_EXERCISE BRIEF_: Below are records. Return each one exactly as written.

[Saved entries]
*-*-*
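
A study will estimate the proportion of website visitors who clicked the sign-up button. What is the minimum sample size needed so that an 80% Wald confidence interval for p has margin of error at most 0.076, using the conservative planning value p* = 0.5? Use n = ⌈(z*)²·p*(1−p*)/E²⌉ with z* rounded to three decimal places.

n = 72

z* = 1.282 at the 80% level.
p*(1−p*) = 0.2500.
(z*)²·p*(1−p*)/E² = 1.643524·0.2500/0.005776 = 71.136.
Rounding up, n = 72.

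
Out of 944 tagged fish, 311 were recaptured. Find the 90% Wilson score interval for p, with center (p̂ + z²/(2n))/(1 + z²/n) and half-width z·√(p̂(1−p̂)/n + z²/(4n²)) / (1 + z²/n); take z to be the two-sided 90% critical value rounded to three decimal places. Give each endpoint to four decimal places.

Here p̂ = 311/944 = 0.32945 and z = 1.645 (z² = 2.706025).
1 + z²/n = 1.002867.
Center = (0.32945 + 0.001433)/1.002867 = 0.32994.
Radicand: p̂(1−p̂)/n + z²/(4n²) = 0.000234017 + 0.000000759 = 0.000234776.
Half-width = 1.645·√0.000234776/1.002867 = 0.02513.
So the interval runs from 0.3048 to 0.3551.

(0.3048, 0.3551)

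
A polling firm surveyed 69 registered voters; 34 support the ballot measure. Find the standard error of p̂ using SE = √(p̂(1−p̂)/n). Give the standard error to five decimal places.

With x = 34 successes in n = 69, p̂ = 0.49275.
p̂(1−p̂) = 0.249947.
Dividing by n and taking the root: √0.003622420 = 0.06019.

SE = 0.06019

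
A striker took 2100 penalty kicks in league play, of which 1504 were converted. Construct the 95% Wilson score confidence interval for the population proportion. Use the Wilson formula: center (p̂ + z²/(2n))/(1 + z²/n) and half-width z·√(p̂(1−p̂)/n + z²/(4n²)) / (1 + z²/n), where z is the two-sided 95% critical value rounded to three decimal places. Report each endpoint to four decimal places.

(0.6965, 0.7351)

Here p̂ = 1504/2100 = 0.71619 and z = 1.960 (z² = 3.841600).
1 + z²/n = 1.001829.
Center = (0.71619 + 0.000915)/1.001829 = 0.71580.
Radicand: p̂(1−p̂)/n + z²/(4n²) = 0.000096791 + 0.000000218 = 0.000097009.
Half-width = 1.960·√0.000097009/1.001829 = 0.01927.
Interval: 0.71580 ± 0.01927 → (0.6965, 0.7351).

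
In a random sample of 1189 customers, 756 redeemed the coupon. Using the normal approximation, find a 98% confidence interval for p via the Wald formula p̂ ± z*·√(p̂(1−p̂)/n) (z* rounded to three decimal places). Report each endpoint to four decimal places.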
*-*-*
_REPLY_:
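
A study will estimate the proportion of website visitors who clicked the sign-up button. What is the minimum sample size needed so that an 80% Wald confidence interval for p has margin of error at most 0.076, using the conservative planning value p* = 0.5? Use n = ⌈(z*)²·p*(1−p*)/E²⌉ with z* rounded to three decimal places.

n = 72

z* = 1.282 at the 80% level.
p*(1−p*) = 0.2500.
(z*)²·p*(1−p*)/E² = 1.643524·0.2500/0.005776 = 71.136.
Rounding up, n = 72.

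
Out of 944 tagged fish, 311 were recaptured. Find the 90% Wilson score interval for p, with center (p̂ + z²/(2n))/(1 + z²/n) and half-width z·√(p̂(1−p̂)/n + z²/(4n²)) / (1 + z²/n); take z to be the two-sided 90% critical value rounded to three decimal places. Give each endpoint to four decimal places.

Here p̂ = 311/944 = 0.32945 and z = 1.645 (z² = 2.706025).
1 + z²/n = 1.002867.
Center = (0.32945 + 0.001433)/1.002867 = 0.32994.
Radicand: p̂(1−p̂)/n + z²/(4n²) = 0.000234017 + 0.000000759 = 0.000234776.
Half-width = 1.645·√0.000234776/1.002867 = 0.02513.
So the interval runs from 0.3048 to 0.3551.

(0.3048, 0.3551)

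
A polling firm surveyed 69 registered voters; 34 support the ballot measure. Find the standard error of p̂ using SE = √(p̂(1−p̂)/n). Give the standard error to five decimal places.

With x = 34 successes in n = 69, p̂ = 0.49275.
p̂(1−p̂) = 0.249947.
Dividing by n and taking the root: √0.003622420 = 0.06019.

SE = 0.06019

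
A striker took 2100 penalty kicks in league play, of which 1504 were converted. Construct the 95% Wilson score confidence interval for the population proportion. Use the Wilson formula: center (p̂ + z²/(2n))/(1 + z²/n) and half-width z·√(p̂(1−p̂)/n + z²/(4n²)) / (1 + z²/n), where z is the two-sided 95% critical value rounded to three decimal places. Report each endpoint to four decimal places.

(0.6965, 0.7351)

Here p̂ = 1504/2100 = 0.71619 and z = 1.960 (z² = 3.841600).
1 + z²/n = 1.001829.
Center = (0.71619 + 0.000915)/1.001829 = 0.71580.
Radicand: p̂(1−p̂)/n + z²/(4n²) = 0.000096791 + 0.000000218 = 0.000097009.
Half-width = 1.960·√0.000097009/1.001829 = 0.01927.
Interval: 0.71580 ± 0.01927 → (0.6965, 0.7351).

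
In a random sample of 1189 customers, 756 redeemed the coupon. Using the normal approximation, find a 98% confidence interval for p via the Wald formula p̂ ± z*·√(p̂(1−p̂)/n) (z* rounded to three decimal places). Report each endpoint to four decimal places.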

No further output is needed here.